>>>

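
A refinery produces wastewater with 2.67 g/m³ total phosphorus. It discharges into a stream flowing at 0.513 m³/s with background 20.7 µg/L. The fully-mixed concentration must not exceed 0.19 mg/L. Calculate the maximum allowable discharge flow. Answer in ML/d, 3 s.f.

20.7 µg/L = 0.0207 mg/L.
Mass balance at complete mixing: C_std·(Q_w + Q_r) = Q_w·C_e + Q_r·C_b.
Rearranging, Q_w = Q_r·(C_std − C_b)/(C_e − C_std) = 0.513·(0.19 − 0.0207) / (2.67 − 0.19) = 0.03502 m³/s.
= 3.026 ML/d.

3.03 ML/d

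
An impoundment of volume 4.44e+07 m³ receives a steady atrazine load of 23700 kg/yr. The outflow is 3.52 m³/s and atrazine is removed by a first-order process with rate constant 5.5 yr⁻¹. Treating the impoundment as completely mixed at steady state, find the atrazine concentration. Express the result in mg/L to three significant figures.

Outflow Q = 3.52 m³/s × 3.156e+07 s/yr = 1.111e+08 m³/yr.
Steady-state CSTR mass balance: W = Q·C + k·V·C, so C = W/(Q + kV).
Q + kV = 1.111e+08 + 5.5·4.44e+07 = 3.553e+08 m³/yr.
C = 23700/3.553e+08 = 6.671e-05 kg/m³ = 0.06671 mg/L.

0.0667 mg/L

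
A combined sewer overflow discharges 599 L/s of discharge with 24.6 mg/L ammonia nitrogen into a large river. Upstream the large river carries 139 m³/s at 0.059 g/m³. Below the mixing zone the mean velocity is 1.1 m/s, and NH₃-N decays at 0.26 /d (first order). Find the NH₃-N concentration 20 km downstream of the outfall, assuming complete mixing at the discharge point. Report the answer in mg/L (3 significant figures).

599 L/s = 0.599 m³/s.
After complete mixing, C₀ = (0.599·24.6 + 139·0.059) / 139.6 = 0.1643 mg/L.
Travel time t = 2e+04 m / 1.1 m/s = 1.818e+04 s = 0.2104 d.
C = 0.1643·exp(−0.26·0.2104) = 0.1643·0.9468 = 0.1556 mg/L.

0.156 mg/L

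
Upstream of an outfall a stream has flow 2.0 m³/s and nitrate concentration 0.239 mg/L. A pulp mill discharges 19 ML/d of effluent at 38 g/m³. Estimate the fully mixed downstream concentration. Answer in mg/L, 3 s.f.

3.98 mg/L

19 ML/d = 0.2199 m³/s.
By mass balance at complete mixing, C = (0.2199·38 + 2·0.239) / (0.2199 + 2) = 8.834/2.22 = 3.98 mg/L.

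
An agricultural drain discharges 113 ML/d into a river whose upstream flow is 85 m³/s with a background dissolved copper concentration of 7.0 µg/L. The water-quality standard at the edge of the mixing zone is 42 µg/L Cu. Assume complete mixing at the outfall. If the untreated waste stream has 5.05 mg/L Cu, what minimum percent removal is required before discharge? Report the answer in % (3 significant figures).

54.1 %

113 ML/d = 1.308 m³/s.
7.0 µg/L = 0.007 mg/L.
42 µg/L = 0.042 mg/L.
Mass balance: 0.042·86.31 = 1.308·Cₑ + 85·0.007.
Cₑ = (3.625 − 0.595) / 1.308 = 2.317 mg/L.
Required removal = 1 − 2.317/5.05 = 54.12 %.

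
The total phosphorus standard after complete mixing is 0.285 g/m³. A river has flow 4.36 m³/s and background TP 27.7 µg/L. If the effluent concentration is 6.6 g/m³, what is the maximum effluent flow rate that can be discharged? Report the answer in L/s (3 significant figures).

178 L/s

27.7 µg/L = 0.0277 mg/L.
Mass balance at complete mixing: C_std·(Q_w + Q_r) = Q_w·C_e + Q_r·C_b.
Rearranging, Q_w = Q_r·(C_std − C_b)/(C_e − C_std) = 4.36·(0.285 − 0.0277) / (6.6 − 0.285) = 0.1776 m³/s.
= 177.6 L/s.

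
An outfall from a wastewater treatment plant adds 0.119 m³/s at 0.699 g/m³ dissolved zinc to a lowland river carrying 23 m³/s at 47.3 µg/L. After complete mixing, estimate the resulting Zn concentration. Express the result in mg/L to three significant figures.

47.3 µg/L = 0.0473 mg/L.
Flow-weighted mixing gives C = (0.119·0.699 + 23·0.0473) / (0.119 + 23) = 1.171/23.12 = 0.05065 mg/L.

0.0507 mg/L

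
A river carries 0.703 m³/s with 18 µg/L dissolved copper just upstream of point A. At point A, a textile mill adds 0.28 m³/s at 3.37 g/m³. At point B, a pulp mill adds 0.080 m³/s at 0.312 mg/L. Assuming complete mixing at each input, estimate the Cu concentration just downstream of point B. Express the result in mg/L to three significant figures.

0.923 mg/L

18 µg/L = 0.018 mg/L.
After input A: C = (0.703·0.018 + 0.28·3.37) / 0.983 = 0.9728 mg/L.
After input B: C = (0.983·0.9728 + 0.08·0.312) / 1.063 = 0.9231 mg/L.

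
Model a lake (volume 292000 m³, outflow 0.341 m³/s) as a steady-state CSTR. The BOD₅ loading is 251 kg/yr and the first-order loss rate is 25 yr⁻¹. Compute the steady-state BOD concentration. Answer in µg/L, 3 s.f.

13.9 µg/L

Outflow Q = 0.341 m³/s × 3.156e+07 s/yr = 1.076e+07 m³/yr.
Steady-state CSTR mass balance: W = Q·C + k·V·C, so C = W/(Q + kV).
Q + kV = 1.076e+07 + 25·292000 = 1.806e+07 m³/yr.
C = 251/1.806e+07 = 1.39e-05 kg/m³ = 0.0139 mg/L = 13.9 µg/L.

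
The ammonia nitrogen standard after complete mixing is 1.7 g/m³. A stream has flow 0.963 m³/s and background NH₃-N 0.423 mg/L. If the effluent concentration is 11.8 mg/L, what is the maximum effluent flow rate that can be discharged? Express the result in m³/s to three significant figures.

Mass balance at complete mixing: C_std·(Q_w + Q_r) = Q_w·C_e + Q_r·C_b.
Rearranging, Q_w = Q_r·(C_std − C_b)/(C_e − C_std) = 0.963·(1.7 − 0.423) / (11.8 − 1.7) = 0.1218 m³/s.

0.122 m³/s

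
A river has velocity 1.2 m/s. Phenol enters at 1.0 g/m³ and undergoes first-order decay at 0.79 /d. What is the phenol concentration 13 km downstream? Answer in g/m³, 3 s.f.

Travel time t = 13 km / 1.2 m/s = 1.3e+04/1.2 = 1.083e+04 s = 0.1254 d.
First-order decay: C = 1.0·exp(−0.79·0.1254) = 1.0·0.9057 = 0.9057 g/m³.

0.906 g/m³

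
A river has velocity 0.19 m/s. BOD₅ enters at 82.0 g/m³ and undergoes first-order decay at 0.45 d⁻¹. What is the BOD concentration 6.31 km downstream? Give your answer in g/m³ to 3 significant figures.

69.0 g/m³

Travel time t = 6.31 km / 0.19 m/s = 6310/0.19 = 3.321e+04 s = 0.3844 d.
First-order decay: C = 82.0·exp(−0.45·0.3844) = 82.0·0.8412 = 68.98 g/m³.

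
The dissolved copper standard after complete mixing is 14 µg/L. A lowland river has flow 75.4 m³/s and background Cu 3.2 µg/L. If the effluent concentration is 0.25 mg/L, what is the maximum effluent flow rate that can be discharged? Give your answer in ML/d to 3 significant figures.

3.2 µg/L = 0.0032 mg/L.
14 µg/L = 0.014 mg/L.
Mass balance at complete mixing: C_std·(Q_w + Q_r) = Q_w·C_e + Q_r·C_b.
Rearranging, Q_w = Q_r·(C_std − C_b)/(C_e − C_std) = 75.4·(0.014 − 0.0032) / (0.25 − 0.014) = 3.451 m³/s.
= 298.1 ML/d.

298 ML/d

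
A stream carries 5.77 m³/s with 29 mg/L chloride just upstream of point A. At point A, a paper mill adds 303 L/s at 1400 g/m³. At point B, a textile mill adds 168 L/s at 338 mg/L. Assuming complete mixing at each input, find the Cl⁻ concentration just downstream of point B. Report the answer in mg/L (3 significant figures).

303 L/s = 0.303 m³/s.
After input A: C = (5.77·29 + 0.303·1400) / 6.073 = 97.4 mg/L.
168 L/s = 0.168 m³/s.
After input B: C = (6.073·97.4 + 0.168·338) / 6.241 = 103.9 mg/L.

104 mg/L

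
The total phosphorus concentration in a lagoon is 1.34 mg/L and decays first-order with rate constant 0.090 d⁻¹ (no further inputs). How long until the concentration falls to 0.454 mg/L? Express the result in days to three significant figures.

t = ln(C₀/C)/k = ln(1.34/0.454)/0.090 = 1.082/0.090 = 12.03 d.

12.0 d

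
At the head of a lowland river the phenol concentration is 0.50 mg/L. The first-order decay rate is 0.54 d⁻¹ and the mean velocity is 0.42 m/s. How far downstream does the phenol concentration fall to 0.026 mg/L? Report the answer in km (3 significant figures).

199 km

From C = C₀·e^(−kt), t = ln(C₀/C)/k = ln(0.50/0.026)/0.54 = 2.957/0.54 = 5.475 d.
Distance = v·t = 0.42 m/s × 4.73e+05 s = 1.987e+05 m = 198.7 km.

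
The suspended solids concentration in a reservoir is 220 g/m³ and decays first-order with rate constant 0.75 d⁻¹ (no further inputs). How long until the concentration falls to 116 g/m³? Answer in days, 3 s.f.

t = ln(C₀/C)/k = ln(220/116)/0.75 = 0.64/0.75 = 0.8534 d.

0.853 d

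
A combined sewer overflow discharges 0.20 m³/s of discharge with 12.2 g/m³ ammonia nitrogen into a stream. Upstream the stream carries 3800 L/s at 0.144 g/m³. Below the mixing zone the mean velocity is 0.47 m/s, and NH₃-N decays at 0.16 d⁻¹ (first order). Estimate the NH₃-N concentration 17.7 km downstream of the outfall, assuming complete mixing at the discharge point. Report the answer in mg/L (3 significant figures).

0.696 mg/L

3800 L/s = 3.8 m³/s.
After complete mixing, C₀ = (0.2·12.2 + 3.8·0.144) / 4 = 0.7468 mg/L.
Travel time t = 1.77e+04 m / 0.47 m/s = 3.766e+04 s = 0.4359 d.
C = 0.7468·exp(−0.16·0.4359) = 0.7468·0.9326 = 0.6965 mg/L.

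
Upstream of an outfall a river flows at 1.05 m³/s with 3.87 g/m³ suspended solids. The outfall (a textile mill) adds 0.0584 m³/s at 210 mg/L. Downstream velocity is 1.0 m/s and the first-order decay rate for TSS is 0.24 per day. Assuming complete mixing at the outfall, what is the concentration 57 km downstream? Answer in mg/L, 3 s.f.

After complete mixing, C₀ = (0.0584·210 + 1.05·3.87) / 1.108 = 14.73 mg/L.
Travel time t = 5.7e+04 m / 1.0 m/s = 5.7e+04 s = 0.6597 d.
C = 14.73·exp(−0.24·0.6597) = 14.73·0.8536 = 12.57 mg/L.

12.6 mg/L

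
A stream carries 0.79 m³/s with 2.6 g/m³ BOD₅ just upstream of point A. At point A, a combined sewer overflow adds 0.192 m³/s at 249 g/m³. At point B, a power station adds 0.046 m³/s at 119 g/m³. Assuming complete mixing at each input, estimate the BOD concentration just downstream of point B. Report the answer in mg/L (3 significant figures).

After input A: C = (0.79·2.6 + 0.192·249) / 0.982 = 50.78 mg/L.
After input B: C = (0.982·50.78 + 0.046·119) / 1.028 = 53.83 mg/L.

53.8 mg/L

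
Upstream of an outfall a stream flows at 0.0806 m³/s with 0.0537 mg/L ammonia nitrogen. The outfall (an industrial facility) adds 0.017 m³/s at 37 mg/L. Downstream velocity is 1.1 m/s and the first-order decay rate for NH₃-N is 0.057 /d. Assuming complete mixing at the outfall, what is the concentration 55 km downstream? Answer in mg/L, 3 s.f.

After complete mixing, C₀ = (0.017·37 + 0.0806·0.0537) / 0.0976 = 6.489 mg/L.
Travel time t = 5.5e+04 m / 1.1 m/s = 5e+04 s = 0.5787 d.
C = 6.489·exp(−0.057·0.5787) = 6.489·0.9676 = 6.278 mg/L.

6.28 mg/L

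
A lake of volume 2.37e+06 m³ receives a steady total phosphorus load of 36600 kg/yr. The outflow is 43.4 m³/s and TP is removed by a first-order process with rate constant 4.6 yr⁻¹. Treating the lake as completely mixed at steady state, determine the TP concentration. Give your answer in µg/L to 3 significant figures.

Outflow Q = 43.4 m³/s × 3.156e+07 s/yr = 1.37e+09 m³/yr.
Steady-state CSTR mass balance: W = Q·C + k·V·C, so C = W/(Q + kV).
Q + kV = 1.37e+09 + 4.6·2.37e+06 = 1.381e+09 m³/yr.
C = 36600/1.381e+09 = 2.651e-05 kg/m³ = 0.02651 mg/L = 26.51 µg/L.

26.5 µg/L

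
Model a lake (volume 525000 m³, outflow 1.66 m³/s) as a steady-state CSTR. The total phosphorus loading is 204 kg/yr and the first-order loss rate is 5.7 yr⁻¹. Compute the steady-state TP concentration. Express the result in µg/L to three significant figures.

Outflow Q = 1.66 m³/s × 3.156e+07 s/yr = 5.239e+07 m³/yr.
Steady-state CSTR mass balance: W = Q·C + k·V·C, so C = W/(Q + kV).
Q + kV = 5.239e+07 + 5.7·525000 = 5.538e+07 m³/yr.
C = 204/5.538e+07 = 3.684e-06 kg/m³ = 0.003684 mg/L = 3.684 µg/L.

3.68 µg/L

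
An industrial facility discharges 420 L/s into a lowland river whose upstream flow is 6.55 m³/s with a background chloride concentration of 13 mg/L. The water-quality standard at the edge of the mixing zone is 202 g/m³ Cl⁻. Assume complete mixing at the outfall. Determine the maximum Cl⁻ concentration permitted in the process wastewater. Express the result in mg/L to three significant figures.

420 L/s = 0.42 m³/s.
Mass balance: 202·6.97 = 0.42·Cₑ + 6.55·13.
Cₑ = (1408 − 85.15) / 0.42 = 3150 mg/L.

3150 mg/L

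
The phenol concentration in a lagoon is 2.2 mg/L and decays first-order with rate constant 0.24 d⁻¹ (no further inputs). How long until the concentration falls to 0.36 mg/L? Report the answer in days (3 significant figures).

t = ln(C₀/C)/k = ln(2.2/0.36)/0.24 = 1.81/0.24 = 7.542 d.

7.54 d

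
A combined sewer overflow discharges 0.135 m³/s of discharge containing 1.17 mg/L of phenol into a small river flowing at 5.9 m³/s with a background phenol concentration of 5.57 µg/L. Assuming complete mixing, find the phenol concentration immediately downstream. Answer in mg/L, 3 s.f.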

<<<

* **What needs to be done**
Give back, word for word, the lines of the records that run from the one holding "An industrial facility discharges" to the very last.

* **Answer section**
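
An industrial facility discharges 420 L/s into a lowland river whose upstream flow is 6.55 m³/s with a background chloride concentration of 13 mg/L. The water-quality standard at the edge of the mixing zone is 202 g/m³ Cl⁻. Assume complete mixing at the outfall. Determine the maximum Cl⁻ concentration permitted in the process wastewater. Express the result in mg/L to three significant figures.

420 L/s = 0.42 m³/s.
Mass balance: 202·6.97 = 0.42·Cₑ + 6.55·13.
Cₑ = (1408 − 85.15) / 0.42 = 3150 mg/L.

3150 mg/L

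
The phenol concentration in a lagoon is 2.2 mg/L and decays first-order with rate constant 0.24 d⁻¹ (no further inputs). How long until the concentration falls to 0.36 mg/L? Report the answer in days (3 significant figures).

t = ln(C₀/C)/k = ln(2.2/0.36)/0.24 = 1.81/0.24 = 7.542 d.

7.54 d

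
A combined sewer overflow discharges 0.135 m³/s of discharge containing 1.17 mg/L of phenol into a small river flowing at 5.9 m³/s with a background phenol concentration of 5.57 µg/L. Assuming complete mixing, find the phenol concentration immediately downstream. Answer in mg/L, 3 s.f.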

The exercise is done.